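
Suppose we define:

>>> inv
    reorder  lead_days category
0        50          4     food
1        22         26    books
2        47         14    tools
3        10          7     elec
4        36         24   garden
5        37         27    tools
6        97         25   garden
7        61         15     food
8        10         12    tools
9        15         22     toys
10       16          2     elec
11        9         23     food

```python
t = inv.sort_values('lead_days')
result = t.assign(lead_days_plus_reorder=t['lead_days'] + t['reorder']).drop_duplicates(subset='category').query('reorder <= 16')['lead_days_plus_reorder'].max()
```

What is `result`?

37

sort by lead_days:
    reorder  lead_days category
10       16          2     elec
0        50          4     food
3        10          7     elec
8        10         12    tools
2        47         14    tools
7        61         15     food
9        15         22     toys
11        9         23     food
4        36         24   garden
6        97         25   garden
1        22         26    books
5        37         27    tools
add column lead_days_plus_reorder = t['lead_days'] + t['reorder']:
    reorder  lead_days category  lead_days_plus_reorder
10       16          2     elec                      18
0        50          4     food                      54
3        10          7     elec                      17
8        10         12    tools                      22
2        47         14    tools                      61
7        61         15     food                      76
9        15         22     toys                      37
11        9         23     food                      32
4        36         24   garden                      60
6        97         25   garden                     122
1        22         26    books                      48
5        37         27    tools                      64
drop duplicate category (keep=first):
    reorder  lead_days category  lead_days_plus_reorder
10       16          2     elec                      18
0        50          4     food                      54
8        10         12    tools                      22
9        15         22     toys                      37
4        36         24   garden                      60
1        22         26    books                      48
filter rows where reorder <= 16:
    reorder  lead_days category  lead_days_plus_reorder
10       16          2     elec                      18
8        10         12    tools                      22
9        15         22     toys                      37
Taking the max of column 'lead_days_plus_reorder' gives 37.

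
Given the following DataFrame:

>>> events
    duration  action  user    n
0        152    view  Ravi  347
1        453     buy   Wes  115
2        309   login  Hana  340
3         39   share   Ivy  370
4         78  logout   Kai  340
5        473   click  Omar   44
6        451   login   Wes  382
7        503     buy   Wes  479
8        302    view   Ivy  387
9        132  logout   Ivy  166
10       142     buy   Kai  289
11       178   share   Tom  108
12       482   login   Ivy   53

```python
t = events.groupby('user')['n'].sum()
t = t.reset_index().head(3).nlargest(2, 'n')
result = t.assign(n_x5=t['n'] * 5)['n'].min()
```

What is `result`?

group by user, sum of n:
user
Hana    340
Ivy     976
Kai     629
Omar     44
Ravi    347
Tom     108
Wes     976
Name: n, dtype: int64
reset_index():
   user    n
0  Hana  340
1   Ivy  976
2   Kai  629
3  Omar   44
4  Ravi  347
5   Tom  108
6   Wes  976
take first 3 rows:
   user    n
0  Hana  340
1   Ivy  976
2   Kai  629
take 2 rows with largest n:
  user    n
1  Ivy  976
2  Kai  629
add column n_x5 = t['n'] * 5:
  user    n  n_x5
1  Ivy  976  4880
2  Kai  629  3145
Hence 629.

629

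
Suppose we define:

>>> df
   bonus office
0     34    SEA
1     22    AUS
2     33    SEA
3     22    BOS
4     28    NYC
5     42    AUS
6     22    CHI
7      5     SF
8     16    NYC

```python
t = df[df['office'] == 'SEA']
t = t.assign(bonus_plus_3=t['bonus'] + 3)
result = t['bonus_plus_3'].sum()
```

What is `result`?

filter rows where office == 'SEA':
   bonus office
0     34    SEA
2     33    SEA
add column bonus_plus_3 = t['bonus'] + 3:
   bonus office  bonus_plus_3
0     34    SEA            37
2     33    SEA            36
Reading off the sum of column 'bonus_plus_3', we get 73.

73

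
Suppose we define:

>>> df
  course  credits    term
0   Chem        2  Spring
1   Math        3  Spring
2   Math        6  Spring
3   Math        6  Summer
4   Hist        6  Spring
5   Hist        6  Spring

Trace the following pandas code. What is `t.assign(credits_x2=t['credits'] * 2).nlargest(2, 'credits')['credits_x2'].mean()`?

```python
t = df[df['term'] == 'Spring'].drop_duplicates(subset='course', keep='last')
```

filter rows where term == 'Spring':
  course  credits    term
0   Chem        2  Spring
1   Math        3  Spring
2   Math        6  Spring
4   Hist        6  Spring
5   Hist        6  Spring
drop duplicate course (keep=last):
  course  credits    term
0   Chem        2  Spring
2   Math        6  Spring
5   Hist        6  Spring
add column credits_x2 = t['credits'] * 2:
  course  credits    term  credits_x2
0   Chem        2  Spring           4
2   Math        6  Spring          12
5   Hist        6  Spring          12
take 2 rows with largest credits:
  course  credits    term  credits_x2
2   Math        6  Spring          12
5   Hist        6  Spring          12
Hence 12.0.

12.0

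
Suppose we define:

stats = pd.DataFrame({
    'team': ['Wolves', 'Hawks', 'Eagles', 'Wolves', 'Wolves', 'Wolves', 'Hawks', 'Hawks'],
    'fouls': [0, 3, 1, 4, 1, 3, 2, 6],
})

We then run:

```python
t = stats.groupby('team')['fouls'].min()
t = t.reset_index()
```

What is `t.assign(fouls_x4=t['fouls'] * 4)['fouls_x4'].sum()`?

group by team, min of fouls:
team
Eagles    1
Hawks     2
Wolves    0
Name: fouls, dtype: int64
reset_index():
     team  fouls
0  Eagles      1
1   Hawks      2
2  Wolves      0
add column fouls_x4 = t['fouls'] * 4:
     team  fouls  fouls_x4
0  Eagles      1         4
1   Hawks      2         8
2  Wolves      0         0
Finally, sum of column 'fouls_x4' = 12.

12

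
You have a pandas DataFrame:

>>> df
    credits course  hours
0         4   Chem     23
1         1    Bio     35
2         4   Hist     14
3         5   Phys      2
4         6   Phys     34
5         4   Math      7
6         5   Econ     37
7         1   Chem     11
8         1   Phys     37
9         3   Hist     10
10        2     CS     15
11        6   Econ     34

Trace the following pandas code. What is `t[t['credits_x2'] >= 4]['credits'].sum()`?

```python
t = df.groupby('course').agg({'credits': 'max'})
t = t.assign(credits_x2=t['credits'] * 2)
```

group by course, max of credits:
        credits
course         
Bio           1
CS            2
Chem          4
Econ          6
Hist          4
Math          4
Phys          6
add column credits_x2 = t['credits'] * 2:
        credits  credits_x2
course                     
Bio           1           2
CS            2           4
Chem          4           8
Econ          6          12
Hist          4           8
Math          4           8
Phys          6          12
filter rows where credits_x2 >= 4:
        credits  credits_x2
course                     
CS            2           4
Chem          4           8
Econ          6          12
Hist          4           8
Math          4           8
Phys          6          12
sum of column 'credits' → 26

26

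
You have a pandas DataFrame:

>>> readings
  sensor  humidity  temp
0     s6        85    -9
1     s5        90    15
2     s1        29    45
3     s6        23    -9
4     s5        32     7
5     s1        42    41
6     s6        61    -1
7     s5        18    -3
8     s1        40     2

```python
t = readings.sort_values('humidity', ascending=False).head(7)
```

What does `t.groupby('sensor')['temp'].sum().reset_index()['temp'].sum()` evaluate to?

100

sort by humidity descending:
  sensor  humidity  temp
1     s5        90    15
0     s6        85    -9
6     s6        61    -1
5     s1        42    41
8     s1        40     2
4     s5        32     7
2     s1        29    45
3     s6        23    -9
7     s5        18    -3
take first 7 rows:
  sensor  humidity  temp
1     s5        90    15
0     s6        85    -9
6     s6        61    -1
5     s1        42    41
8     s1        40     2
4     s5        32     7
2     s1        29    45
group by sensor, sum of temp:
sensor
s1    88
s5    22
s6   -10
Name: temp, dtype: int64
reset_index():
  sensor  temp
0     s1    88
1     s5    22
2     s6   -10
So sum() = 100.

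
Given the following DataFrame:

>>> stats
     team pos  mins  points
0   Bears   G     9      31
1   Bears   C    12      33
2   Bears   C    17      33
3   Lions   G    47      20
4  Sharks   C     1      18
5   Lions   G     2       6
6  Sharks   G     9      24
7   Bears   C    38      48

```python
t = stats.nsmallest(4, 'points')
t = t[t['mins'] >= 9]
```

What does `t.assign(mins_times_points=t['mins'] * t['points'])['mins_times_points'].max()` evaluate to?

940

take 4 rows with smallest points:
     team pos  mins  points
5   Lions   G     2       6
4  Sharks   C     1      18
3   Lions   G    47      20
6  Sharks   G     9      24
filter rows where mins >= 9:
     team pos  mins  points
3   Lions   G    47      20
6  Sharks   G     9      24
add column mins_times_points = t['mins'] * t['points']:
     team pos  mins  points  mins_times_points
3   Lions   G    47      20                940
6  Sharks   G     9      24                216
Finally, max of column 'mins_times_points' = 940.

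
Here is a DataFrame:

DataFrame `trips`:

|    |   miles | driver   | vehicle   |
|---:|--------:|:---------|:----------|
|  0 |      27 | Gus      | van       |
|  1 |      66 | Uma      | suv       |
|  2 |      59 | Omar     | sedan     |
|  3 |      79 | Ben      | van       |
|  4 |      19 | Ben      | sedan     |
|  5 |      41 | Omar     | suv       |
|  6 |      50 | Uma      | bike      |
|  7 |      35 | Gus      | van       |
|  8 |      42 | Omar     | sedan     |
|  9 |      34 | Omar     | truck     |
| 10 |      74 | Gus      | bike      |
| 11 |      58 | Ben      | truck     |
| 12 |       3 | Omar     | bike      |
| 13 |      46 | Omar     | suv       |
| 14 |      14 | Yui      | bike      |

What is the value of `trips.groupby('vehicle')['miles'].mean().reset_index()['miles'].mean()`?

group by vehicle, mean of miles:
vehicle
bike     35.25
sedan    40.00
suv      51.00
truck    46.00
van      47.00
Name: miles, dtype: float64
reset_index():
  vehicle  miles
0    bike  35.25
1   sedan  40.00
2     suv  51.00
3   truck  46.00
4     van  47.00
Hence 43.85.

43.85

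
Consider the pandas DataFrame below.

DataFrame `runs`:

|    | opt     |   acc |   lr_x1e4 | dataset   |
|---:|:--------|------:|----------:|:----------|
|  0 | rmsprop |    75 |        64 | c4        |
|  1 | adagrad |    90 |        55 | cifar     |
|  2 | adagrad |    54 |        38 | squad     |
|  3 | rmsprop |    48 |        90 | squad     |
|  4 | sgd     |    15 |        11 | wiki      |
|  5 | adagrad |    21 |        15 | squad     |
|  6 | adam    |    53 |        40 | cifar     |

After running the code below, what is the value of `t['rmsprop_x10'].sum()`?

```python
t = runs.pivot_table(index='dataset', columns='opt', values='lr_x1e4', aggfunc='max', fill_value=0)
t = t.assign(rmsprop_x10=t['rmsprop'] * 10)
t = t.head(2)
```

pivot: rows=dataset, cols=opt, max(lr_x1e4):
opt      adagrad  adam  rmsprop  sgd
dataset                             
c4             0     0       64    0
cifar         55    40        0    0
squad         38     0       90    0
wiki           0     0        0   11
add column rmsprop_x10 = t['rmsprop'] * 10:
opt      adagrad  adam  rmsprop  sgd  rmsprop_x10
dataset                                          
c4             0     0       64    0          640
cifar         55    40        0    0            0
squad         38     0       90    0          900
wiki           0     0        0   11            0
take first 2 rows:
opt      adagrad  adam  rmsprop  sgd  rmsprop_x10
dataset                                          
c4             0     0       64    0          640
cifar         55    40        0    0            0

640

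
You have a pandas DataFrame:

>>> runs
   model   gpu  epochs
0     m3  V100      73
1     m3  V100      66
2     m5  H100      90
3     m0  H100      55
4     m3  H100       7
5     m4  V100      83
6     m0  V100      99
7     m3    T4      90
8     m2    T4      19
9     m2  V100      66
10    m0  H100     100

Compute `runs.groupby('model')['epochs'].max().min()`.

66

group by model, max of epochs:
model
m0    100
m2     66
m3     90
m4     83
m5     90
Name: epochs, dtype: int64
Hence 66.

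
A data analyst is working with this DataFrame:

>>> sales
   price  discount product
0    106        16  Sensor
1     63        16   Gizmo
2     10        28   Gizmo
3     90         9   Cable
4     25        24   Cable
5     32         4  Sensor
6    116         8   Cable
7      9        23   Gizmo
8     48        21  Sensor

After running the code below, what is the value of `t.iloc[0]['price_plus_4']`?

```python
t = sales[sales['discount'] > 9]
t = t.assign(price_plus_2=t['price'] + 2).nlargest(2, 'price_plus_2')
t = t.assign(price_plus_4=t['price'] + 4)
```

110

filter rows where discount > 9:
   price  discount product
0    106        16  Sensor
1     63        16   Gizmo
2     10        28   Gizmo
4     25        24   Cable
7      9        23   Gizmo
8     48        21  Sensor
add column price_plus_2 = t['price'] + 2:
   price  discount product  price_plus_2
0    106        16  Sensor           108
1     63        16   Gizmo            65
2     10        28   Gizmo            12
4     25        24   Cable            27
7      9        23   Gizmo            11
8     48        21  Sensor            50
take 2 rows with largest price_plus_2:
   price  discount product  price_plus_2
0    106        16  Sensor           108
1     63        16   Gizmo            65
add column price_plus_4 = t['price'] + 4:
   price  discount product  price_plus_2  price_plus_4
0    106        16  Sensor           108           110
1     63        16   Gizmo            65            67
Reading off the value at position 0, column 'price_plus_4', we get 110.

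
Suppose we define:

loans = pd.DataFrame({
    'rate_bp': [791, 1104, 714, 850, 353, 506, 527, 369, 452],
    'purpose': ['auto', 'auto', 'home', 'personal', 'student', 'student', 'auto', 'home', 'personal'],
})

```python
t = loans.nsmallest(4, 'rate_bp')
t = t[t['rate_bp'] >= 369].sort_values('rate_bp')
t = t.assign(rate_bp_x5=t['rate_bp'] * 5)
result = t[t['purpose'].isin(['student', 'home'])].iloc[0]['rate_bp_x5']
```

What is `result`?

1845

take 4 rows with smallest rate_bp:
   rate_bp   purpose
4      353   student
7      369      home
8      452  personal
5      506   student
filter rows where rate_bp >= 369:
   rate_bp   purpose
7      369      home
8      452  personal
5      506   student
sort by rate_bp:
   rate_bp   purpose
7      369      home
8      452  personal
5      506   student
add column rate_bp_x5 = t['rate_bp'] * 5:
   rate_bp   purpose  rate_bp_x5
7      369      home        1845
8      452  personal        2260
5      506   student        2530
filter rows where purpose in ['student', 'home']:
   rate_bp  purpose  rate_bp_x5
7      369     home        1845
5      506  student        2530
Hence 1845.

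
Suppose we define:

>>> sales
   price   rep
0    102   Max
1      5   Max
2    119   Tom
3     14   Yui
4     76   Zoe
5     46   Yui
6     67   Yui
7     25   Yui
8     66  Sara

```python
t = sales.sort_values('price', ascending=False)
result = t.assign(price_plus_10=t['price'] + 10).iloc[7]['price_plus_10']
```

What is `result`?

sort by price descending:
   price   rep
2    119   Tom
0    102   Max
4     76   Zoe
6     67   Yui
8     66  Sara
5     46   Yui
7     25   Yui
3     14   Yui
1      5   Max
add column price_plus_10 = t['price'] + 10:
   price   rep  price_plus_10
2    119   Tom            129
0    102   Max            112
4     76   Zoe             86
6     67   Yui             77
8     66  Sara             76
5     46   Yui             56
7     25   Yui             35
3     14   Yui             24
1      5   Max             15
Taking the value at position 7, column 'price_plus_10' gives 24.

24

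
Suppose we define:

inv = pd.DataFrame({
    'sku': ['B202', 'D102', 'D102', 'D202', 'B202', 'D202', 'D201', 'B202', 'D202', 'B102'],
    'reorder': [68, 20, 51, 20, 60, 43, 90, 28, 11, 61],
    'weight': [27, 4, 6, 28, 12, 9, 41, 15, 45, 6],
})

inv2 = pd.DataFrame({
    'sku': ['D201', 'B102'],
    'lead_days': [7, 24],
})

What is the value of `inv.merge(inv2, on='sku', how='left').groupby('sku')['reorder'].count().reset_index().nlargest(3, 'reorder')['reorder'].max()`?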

+++

**WHAT IS NEEDED**:
Look through the lines above and collect those with the word "login".

**SOLUTION TO THE EXERCISE**:
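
2        309   login  Hana  340
6        451   login   Wes  382
12       482   login   Ivy   53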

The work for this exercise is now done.